▶ [Problem details]:
Print all the records exactly as they stand.

▶ [Data supplied]:
-------

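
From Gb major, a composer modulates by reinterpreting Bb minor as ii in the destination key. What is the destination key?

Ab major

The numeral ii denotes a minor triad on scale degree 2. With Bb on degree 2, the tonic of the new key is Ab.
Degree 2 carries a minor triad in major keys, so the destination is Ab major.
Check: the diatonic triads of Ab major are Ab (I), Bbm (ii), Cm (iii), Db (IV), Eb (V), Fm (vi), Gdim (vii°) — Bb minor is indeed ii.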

-------

▶ [Task result]:
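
From Gb major, a composer modulates by reinterpreting Bb minor as ii in the destination key. What is the destination key?

Ab major

The numeral ii denotes a minor triad on scale degree 2. With Bb on degree 2, the tonic of the new key is Ab.
Degree 2 carries a minor triad in major keys, so the destination is Ab major.
Check: the diatonic triads of Ab major are Ab (I), Bbm (ii), Cm (iii), Db (IV), Eb (V), Fm (vi), Gdim (vii°) — Bb minor is indeed ii.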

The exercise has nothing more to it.